■ **Exercise directions**
Output the number of lines in the entries below with the string "these" in them, and nothing further.
START Excerpted data
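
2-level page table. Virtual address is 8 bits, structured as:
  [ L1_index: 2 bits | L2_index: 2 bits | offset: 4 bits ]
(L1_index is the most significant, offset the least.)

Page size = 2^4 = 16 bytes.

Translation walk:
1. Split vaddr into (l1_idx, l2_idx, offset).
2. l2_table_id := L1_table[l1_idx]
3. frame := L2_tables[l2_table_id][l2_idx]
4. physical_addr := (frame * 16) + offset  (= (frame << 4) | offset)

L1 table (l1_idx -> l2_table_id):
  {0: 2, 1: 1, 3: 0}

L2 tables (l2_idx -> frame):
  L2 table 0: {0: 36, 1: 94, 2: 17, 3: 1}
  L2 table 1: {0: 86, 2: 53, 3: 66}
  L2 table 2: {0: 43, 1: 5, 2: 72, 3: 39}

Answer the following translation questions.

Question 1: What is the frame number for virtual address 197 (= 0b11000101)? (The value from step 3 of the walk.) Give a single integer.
Answer: 36

Derivation:
vaddr = 197: l1_idx=3, l2_idx=0
L1[3] = 0; L2[0][0] = 36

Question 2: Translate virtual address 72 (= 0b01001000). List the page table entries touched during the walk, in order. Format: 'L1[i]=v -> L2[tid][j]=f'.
Answer: L1[1]=1 -> L2[1][0]=86

Derivation:
vaddr = 72 = 0b01001000
Split: l1_idx=1, l2_idx=0, offset=8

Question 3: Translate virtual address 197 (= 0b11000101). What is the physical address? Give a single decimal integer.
Answer: 581

Derivation:
vaddr = 197 = 0b11000101
Split: l1_idx=3, l2_idx=0, offset=5
L1[3] = 0
L2[0][0] = 36
paddr = 36 * 16 + 5 = 581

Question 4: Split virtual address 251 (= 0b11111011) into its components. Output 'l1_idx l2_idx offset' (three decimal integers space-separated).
Answer: 3 3 11

Derivation:
vaddr = 251 = 0b11111011
  top 2 bits -> l1_idx = 3
  next 2 bits -> l2_idx = 3
  bottom 4 bits -> offset = 11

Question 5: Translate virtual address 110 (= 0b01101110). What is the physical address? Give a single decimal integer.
Answer: 862

Derivation:
vaddr = 110 = 0b01101110
Split: l1_idx=1, l2_idx=2, offset=14
L1[1] = 1
L2[1][2] = 53
paddr = 53 * 16 + 14 = 862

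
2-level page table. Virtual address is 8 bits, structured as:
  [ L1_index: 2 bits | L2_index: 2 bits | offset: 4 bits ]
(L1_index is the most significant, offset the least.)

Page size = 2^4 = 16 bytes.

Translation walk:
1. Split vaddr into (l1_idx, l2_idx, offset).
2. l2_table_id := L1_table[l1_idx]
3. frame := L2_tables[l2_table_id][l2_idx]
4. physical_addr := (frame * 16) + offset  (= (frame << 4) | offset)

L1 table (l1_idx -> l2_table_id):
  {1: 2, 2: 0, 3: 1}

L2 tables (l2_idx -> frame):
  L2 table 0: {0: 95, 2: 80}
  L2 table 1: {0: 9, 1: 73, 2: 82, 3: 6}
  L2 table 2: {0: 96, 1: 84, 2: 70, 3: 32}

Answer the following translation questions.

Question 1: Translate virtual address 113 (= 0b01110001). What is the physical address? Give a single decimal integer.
Answer: 513

Derivation:
vaddr = 113 = 0b01110001
Split: l1_idx=1, l2_idx=3, offset=1
L1[1] = 2
L2[2][3] = 32
paddr = 32 * 16 + 1 = 513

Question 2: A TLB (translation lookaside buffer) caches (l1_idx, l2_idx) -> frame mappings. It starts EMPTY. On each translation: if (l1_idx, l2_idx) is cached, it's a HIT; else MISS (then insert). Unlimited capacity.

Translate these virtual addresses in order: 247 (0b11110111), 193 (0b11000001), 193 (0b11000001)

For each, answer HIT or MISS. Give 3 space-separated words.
vaddr=247: (3,3) not in TLB -> MISS, insert
vaddr=193: (3,0) not in TLB -> MISS, insert
vaddr=193: (3,0) in TLB -> HIT

Answer: MISS MISS HIT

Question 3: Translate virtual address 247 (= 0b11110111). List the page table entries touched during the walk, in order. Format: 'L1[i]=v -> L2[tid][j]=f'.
Answer: L1[3]=1 -> L2[1][3]=6

Derivation:
vaddr = 247 = 0b11110111
Split: l1_idx=3, l2_idx=3, offset=7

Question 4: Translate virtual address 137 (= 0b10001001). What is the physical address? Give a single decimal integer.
Answer: 1529

Derivation:
vaddr = 137 = 0b10001001
Split: l1_idx=2, l2_idx=0, offset=9
L1[2] = 0
L2[0][0] = 95
paddr = 95 * 16 + 9 = 1529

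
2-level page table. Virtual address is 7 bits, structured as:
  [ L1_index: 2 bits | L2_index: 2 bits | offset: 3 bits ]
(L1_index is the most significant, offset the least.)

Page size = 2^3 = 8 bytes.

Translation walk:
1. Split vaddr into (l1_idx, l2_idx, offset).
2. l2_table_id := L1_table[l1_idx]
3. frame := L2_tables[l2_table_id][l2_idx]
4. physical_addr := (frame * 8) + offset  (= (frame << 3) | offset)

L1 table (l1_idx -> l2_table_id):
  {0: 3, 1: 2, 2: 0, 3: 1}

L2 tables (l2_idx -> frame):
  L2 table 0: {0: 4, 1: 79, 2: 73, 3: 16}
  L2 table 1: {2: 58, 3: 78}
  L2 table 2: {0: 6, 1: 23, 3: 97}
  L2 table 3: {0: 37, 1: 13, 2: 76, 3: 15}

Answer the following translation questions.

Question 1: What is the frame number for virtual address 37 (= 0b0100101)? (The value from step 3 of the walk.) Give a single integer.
Answer: 6

Derivation:
vaddr = 37: l1_idx=1, l2_idx=0
L1[1] = 2; L2[2][0] = 6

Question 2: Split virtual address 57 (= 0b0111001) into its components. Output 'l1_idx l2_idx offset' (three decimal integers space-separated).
vaddr = 57 = 0b0111001
  top 2 bits -> l1_idx = 1
  next 2 bits -> l2_idx = 3
  bottom 3 bits -> offset = 1

Answer: 1 3 1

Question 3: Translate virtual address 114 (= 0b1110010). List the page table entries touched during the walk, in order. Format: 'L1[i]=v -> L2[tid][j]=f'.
vaddr = 114 = 0b1110010
Split: l1_idx=3, l2_idx=2, offset=2

Answer: L1[3]=1 -> L2[1][2]=58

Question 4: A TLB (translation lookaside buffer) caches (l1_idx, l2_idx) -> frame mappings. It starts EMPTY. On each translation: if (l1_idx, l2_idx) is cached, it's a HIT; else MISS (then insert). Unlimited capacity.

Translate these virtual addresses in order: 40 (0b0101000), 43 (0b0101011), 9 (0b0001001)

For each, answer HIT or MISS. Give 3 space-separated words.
vaddr=40: (1,1) not in TLB -> MISS, insert
vaddr=43: (1,1) in TLB -> HIT
vaddr=9: (0,1) not in TLB -> MISS, insert

Answer: MISS HIT MISS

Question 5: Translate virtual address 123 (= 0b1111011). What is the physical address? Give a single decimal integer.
vaddr = 123 = 0b1111011
Split: l1_idx=3, l2_idx=3, offset=3
L1[3] = 1
L2[1][3] = 78
paddr = 78 * 8 + 3 = 627

Answer: 627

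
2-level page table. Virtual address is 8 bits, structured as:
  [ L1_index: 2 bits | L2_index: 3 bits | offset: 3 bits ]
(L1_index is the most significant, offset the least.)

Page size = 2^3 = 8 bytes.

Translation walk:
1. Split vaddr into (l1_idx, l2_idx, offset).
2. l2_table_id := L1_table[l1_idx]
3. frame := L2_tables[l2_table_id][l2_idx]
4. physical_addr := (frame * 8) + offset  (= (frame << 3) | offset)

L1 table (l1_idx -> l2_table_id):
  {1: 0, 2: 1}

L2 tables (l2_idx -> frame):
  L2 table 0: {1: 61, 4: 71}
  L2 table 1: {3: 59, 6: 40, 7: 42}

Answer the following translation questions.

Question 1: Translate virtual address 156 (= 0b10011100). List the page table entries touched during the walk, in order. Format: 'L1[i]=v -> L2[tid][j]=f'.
vaddr = 156 = 0b10011100
Split: l1_idx=2, l2_idx=3, offset=4

Answer: L1[2]=1 -> L2[1][3]=59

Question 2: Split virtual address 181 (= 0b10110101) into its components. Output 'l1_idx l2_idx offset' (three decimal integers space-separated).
vaddr = 181 = 0b10110101
  top 2 bits -> l1_idx = 2
  next 3 bits -> l2_idx = 6
  bottom 3 bits -> offset = 5

Answer: 2 6 5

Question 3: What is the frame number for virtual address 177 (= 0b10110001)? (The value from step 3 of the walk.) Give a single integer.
vaddr = 177: l1_idx=2, l2_idx=6
L1[2] = 1; L2[1][6] = 40

Answer: 40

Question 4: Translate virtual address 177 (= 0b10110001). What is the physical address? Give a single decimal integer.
Answer: 321

Derivation:
vaddr = 177 = 0b10110001
Split: l1_idx=2, l2_idx=6, offset=1
L1[2] = 1
L2[1][6] = 40
paddr = 40 * 8 + 1 = 321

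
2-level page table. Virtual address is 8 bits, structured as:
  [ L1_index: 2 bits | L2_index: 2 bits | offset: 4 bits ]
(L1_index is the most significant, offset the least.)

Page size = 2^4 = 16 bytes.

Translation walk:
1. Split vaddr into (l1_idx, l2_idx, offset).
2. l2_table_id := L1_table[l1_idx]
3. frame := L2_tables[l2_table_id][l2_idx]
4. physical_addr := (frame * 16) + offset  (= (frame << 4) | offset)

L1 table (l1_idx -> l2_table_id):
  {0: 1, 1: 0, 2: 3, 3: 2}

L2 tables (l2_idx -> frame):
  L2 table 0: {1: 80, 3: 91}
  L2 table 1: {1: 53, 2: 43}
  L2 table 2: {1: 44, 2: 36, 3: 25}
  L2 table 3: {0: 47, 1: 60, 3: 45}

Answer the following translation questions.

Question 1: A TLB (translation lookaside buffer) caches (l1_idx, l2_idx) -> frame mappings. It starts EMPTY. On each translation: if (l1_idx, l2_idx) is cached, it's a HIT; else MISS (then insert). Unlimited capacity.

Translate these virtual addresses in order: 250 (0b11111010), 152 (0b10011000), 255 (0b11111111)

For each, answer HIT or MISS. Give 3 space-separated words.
Answer: MISS MISS HIT

Derivation:
vaddr=250: (3,3) not in TLB -> MISS, insert
vaddr=152: (2,1) not in TLB -> MISS, insert
vaddr=255: (3,3) in TLB -> HIT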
END Excerpted data
■ **Response box**
3